Dataset entries
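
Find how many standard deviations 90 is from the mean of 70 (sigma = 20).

1

Step 1: Recall the z-score formula: z = (x - mu) / sigma
Step 2: Substitute values: z = (90 - 70) / 20
Step 3: z = 20 / 20 = 1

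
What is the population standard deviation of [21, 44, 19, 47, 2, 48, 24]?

16.1574

Step 1: Compute the mean: 29.2857
Step 2: Sum of squared deviations from the mean: 1827.4286
Step 3: Population variance = 1827.4286 / 7 = 261.0612
Step 4: Standard deviation = sqrt(261.0612) = 16.1574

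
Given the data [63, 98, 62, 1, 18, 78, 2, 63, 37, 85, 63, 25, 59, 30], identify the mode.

63

Step 1: Count the frequency of each value:
  1: appears 1 time(s)
  2: appears 1 time(s)
  18: appears 1 time(s)
  25: appears 1 time(s)
  30: appears 1 time(s)
  37: appears 1 time(s)
  59: appears 1 time(s)
  62: appears 1 time(s)
  63: appears 3 time(s)
  78: appears 1 time(s)
  85: appears 1 time(s)
  98: appears 1 time(s)
Step 2: The value 63 appears most frequently (3 times).
Step 3: Mode = 63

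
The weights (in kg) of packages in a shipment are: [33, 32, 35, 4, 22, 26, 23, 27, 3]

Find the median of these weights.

26

Step 1: Sort the data in ascending order: [3, 4, 22, 23, 26, 27, 32, 33, 35]
Step 2: The number of values is n = 9.
Step 3: Since n is odd, the median is the middle value at position 5: 26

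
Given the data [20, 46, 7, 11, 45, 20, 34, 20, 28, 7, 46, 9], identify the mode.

20

Step 1: Count the frequency of each value:
  7: appears 2 time(s)
  9: appears 1 time(s)
  11: appears 1 time(s)
  20: appears 3 time(s)
  28: appears 1 time(s)
  34: appears 1 time(s)
  45: appears 1 time(s)
  46: appears 2 time(s)
Step 2: The value 20 appears most frequently (3 times).
Step 3: Mode = 20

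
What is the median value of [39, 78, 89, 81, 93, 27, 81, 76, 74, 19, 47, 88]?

77

Step 1: Sort the data in ascending order: [19, 27, 39, 47, 74, 76, 78, 81, 81, 88, 89, 93]
Step 2: The number of values is n = 12.
Step 3: Since n is even, the median is the average of positions 6 and 7:
  Median = (76 + 78) / 2 = 77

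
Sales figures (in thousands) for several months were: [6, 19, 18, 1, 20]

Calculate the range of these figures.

19

Step 1: Identify the maximum value: max = 20
Step 2: Identify the minimum value: min = 1
Step 3: Range = max - min = 20 - 1 = 19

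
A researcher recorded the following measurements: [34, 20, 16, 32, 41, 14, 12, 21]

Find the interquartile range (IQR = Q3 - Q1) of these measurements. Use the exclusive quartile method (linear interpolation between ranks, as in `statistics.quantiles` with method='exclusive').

19

Step 1: Sort the data: [12, 14, 16, 20, 21, 32, 34, 41]
Step 2: n = 8
Step 3: Using the exclusive quartile method:
  Q1 = 14.5
  Q2 (median) = 20.5
  Q3 = 33.5
  IQR = Q3 - Q1 = 33.5 - 14.5 = 19
Step 4: IQR = 19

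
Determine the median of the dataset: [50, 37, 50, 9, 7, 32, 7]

32

Step 1: Sort the data in ascending order: [7, 7, 9, 32, 37, 50, 50]
Step 2: The number of values is n = 7.
Step 3: Since n is odd, the median is the middle value at position 4: 32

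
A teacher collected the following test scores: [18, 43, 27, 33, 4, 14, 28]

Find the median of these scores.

27

Step 1: Sort the data in ascending order: [4, 14, 18, 27, 28, 33, 43]
Step 2: The number of values is n = 7.
Step 3: Since n is odd, the median is the middle value at position 4: 27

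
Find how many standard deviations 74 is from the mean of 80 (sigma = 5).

-1.2

Step 1: Recall the z-score formula: z = (x - mu) / sigma
Step 2: Substitute values: z = (74 - 80) / 5
Step 3: z = -6 / 5 = -1.2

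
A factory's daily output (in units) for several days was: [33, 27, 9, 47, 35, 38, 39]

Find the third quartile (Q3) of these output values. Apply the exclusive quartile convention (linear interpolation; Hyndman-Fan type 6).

39

Step 1: Sort the data: [9, 27, 33, 35, 38, 39, 47]
Step 2: n = 7
Step 3: Using the exclusive quartile method:
  Q1 = 27
  Q2 (median) = 35
  Q3 = 39
  IQR = Q3 - Q1 = 39 - 27 = 12
Step 4: Q3 = 39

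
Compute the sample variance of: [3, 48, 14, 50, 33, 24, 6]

363.9524

Step 1: Compute the mean: (3 + 48 + 14 + 50 + 33 + 24 + 6) / 7 = 25.4286
Step 2: Compute squared deviations from the mean:
  (3 - 25.4286)^2 = 503.0408
  (48 - 25.4286)^2 = 509.4694
  (14 - 25.4286)^2 = 130.6122
  (50 - 25.4286)^2 = 603.7551
  (33 - 25.4286)^2 = 57.3265
  (24 - 25.4286)^2 = 2.0408
  (6 - 25.4286)^2 = 377.4694
Step 3: Sum of squared deviations = 2183.7143
Step 4: Sample variance = 2183.7143 / 6 = 363.9524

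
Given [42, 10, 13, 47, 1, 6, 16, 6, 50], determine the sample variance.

377.1944

Step 1: Compute the mean: (42 + 10 + 13 + 47 + 1 + 6 + 16 + 6 + 50) / 9 = 21.2222
Step 2: Compute squared deviations from the mean:
  (42 - 21.2222)^2 = 431.716
  (10 - 21.2222)^2 = 125.9383
  (13 - 21.2222)^2 = 67.6049
  (47 - 21.2222)^2 = 664.4938
  (1 - 21.2222)^2 = 408.9383
  (6 - 21.2222)^2 = 231.716
  (16 - 21.2222)^2 = 27.2716
  (6 - 21.2222)^2 = 231.716
  (50 - 21.2222)^2 = 828.1605
Step 3: Sum of squared deviations = 3017.5556
Step 4: Sample variance = 3017.5556 / 8 = 377.1944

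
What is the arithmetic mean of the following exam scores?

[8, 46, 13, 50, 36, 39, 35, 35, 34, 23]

31.9

Step 1: Sum all values: 8 + 46 + 13 + 50 + 36 + 39 + 35 + 35 + 34 + 23 = 319
Step 2: Count the number of values: n = 10
Step 3: Mean = sum / n = 319 / 10 = 31.9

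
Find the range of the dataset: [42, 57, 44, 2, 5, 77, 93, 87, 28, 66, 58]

91

Step 1: Identify the maximum value: max = 93
Step 2: Identify the minimum value: min = 2
Step 3: Range = max - min = 93 - 2 = 91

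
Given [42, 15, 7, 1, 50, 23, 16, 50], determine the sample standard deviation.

19.3538

Step 1: Compute the mean: 25.5
Step 2: Sum of squared deviations from the mean: 2622
Step 3: Sample variance = 2622 / 7 = 374.5714
Step 4: Standard deviation = sqrt(374.5714) = 19.3538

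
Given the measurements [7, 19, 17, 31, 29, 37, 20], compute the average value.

22.8571

Step 1: Sum all values: 7 + 19 + 17 + 31 + 29 + 37 + 20 = 160
Step 2: Count the number of values: n = 7
Step 3: Mean = sum / n = 160 / 7 = 22.8571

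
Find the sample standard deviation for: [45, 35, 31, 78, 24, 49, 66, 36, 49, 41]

16.3109

Step 1: Compute the mean: 45.4
Step 2: Sum of squared deviations from the mean: 2394.4
Step 3: Sample variance = 2394.4 / 9 = 266.0444
Step 4: Standard deviation = sqrt(266.0444) = 16.3109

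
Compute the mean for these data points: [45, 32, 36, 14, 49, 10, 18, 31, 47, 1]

28.3

Step 1: Sum all values: 45 + 32 + 36 + 14 + 49 + 10 + 18 + 31 + 47 + 1 = 283
Step 2: Count the number of values: n = 10
Step 3: Mean = sum / n = 283 / 10 = 28.3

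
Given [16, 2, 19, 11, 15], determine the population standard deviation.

5.8856

Step 1: Compute the mean: 12.6
Step 2: Sum of squared deviations from the mean: 173.2
Step 3: Population variance = 173.2 / 5 = 34.64
Step 4: Standard deviation = sqrt(34.64) = 5.8856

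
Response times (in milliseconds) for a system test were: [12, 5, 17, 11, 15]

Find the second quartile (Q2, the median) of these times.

12

Step 1: Sort the data: [5, 11, 12, 15, 17]
Step 2: n = 5
Step 3: Q2 is the median. Since n is odd, it is the middle value at position 3: 12
Step 4: Q2 = 12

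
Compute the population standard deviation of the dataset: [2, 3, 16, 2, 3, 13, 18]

6.6639

Step 1: Compute the mean: 8.1429
Step 2: Sum of squared deviations from the mean: 310.8571
Step 3: Population variance = 310.8571 / 7 = 44.4082
Step 4: Standard deviation = sqrt(44.4082) = 6.6639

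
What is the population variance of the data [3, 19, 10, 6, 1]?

40.56

Step 1: Compute the mean: (3 + 19 + 10 + 6 + 1) / 5 = 7.8
Step 2: Compute squared deviations from the mean:
  (3 - 7.8)^2 = 23.04
  (19 - 7.8)^2 = 125.44
  (10 - 7.8)^2 = 4.84
  (6 - 7.8)^2 = 3.24
  (1 - 7.8)^2 = 46.24
Step 3: Sum of squared deviations = 202.8
Step 4: Population variance = 202.8 / 5 = 40.56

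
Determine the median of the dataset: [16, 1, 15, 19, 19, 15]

15.5

Step 1: Sort the data in ascending order: [1, 15, 15, 16, 19, 19]
Step 2: The number of values is n = 6.
Step 3: Since n is even, the median is the average of positions 3 and 4:
  Median = (15 + 16) / 2 = 15.5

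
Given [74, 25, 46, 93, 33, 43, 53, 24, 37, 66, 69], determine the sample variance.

485.9636

Step 1: Compute the mean: (74 + 25 + 46 + 93 + 33 + 43 + 53 + 24 + 37 + 66 + 69) / 11 = 51.1818
Step 2: Compute squared deviations from the mean:
  (74 - 51.1818)^2 = 520.6694
  (25 - 51.1818)^2 = 685.4876
  (46 - 51.1818)^2 = 26.8512
  (93 - 51.1818)^2 = 1748.7603
  (33 - 51.1818)^2 = 330.5785
  (43 - 51.1818)^2 = 66.9421
  (53 - 51.1818)^2 = 3.3058
  (24 - 51.1818)^2 = 738.8512
  (37 - 51.1818)^2 = 201.124
  (66 - 51.1818)^2 = 219.5785
  (69 - 51.1818)^2 = 317.4876
Step 3: Sum of squared deviations = 4859.6364
Step 4: Sample variance = 4859.6364 / 10 = 485.9636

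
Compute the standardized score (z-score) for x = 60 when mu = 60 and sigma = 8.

0

Step 1: Recall the z-score formula: z = (x - mu) / sigma
Step 2: Substitute values: z = (60 - 60) / 8
Step 3: z = 0 / 8 = 0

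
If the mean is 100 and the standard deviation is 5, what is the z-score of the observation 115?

3

Step 1: Recall the z-score formula: z = (x - mu) / sigma
Step 2: Substitute values: z = (115 - 100) / 5
Step 3: z = 15 / 5 = 3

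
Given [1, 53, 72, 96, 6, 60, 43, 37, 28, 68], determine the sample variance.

882.4889

Step 1: Compute the mean: (1 + 53 + 72 + 96 + 6 + 60 + 43 + 37 + 28 + 68) / 10 = 46.4
Step 2: Compute squared deviations from the mean:
  (1 - 46.4)^2 = 2061.16
  (53 - 46.4)^2 = 43.56
  (72 - 46.4)^2 = 655.36
  (96 - 46.4)^2 = 2460.16
  (6 - 46.4)^2 = 1632.16
  (60 - 46.4)^2 = 184.96
  (43 - 46.4)^2 = 11.56
  (37 - 46.4)^2 = 88.36
  (28 - 46.4)^2 = 338.56
  (68 - 46.4)^2 = 466.56
Step 3: Sum of squared deviations = 7942.4
Step 4: Sample variance = 7942.4 / 9 = 882.4889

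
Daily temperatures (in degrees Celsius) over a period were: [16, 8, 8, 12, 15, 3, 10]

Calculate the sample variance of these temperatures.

20.2381

Step 1: Compute the mean: (16 + 8 + 8 + 12 + 15 + 3 + 10) / 7 = 10.2857
Step 2: Compute squared deviations from the mean:
  (16 - 10.2857)^2 = 32.6531
  (8 - 10.2857)^2 = 5.2245
  (8 - 10.2857)^2 = 5.2245
  (12 - 10.2857)^2 = 2.9388
  (15 - 10.2857)^2 = 22.2245
  (3 - 10.2857)^2 = 53.0816
  (10 - 10.2857)^2 = 0.0816
Step 3: Sum of squared deviations = 121.4286
Step 4: Sample variance = 121.4286 / 6 = 20.2381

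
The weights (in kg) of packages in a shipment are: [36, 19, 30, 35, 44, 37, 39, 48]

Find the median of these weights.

36.5

Step 1: Sort the data in ascending order: [19, 30, 35, 36, 37, 39, 44, 48]
Step 2: The number of values is n = 8.
Step 3: Since n is even, the median is the average of positions 4 and 5:
  Median = (36 + 37) / 2 = 36.5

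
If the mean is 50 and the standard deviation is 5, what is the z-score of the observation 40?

-2

Step 1: Recall the z-score formula: z = (x - mu) / sigma
Step 2: Substitute values: z = (40 - 50) / 5
Step 3: z = -10 / 5 = -2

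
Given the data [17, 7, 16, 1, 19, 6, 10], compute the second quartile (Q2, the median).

10

Step 1: Sort the data: [1, 6, 7, 10, 16, 17, 19]
Step 2: n = 7
Step 3: Q2 is the median. Since n is odd, it is the middle value at position 4: 10
Step 4: Q2 = 10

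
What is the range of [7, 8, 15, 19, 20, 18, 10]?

13

Step 1: Identify the maximum value: max = 20
Step 2: Identify the minimum value: min = 7
Step 3: Range = max - min = 20 - 7 = 13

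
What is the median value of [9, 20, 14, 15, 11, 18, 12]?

14

Step 1: Sort the data in ascending order: [9, 11, 12, 14, 15, 18, 20]
Step 2: The number of values is n = 7.
Step 3: Since n is odd, the median is the middle value at position 4: 14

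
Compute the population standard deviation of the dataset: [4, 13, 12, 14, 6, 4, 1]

4.8022

Step 1: Compute the mean: 7.7143
Step 2: Sum of squared deviations from the mean: 161.4286
Step 3: Population variance = 161.4286 / 7 = 23.0612
Step 4: Standard deviation = sqrt(23.0612) = 4.8022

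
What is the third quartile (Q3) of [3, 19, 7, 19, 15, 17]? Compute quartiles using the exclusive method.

19

Step 1: Sort the data: [3, 7, 15, 17, 19, 19]
Step 2: n = 6
Step 3: Using the exclusive quartile method:
  Q1 = 6
  Q2 (median) = 16
  Q3 = 19
  IQR = Q3 - Q1 = 19 - 6 = 13
Step 4: Q3 = 19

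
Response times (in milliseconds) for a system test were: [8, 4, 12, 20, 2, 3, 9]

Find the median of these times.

8

Step 1: Sort the data in ascending order: [2, 3, 4, 8, 9, 12, 20]
Step 2: The number of values is n = 7.
Step 3: Since n is odd, the median is the middle value at position 4: 8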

## What to do
Nothing but a number should be given: the count of lines in the data above with the word "system".

## Written answer
2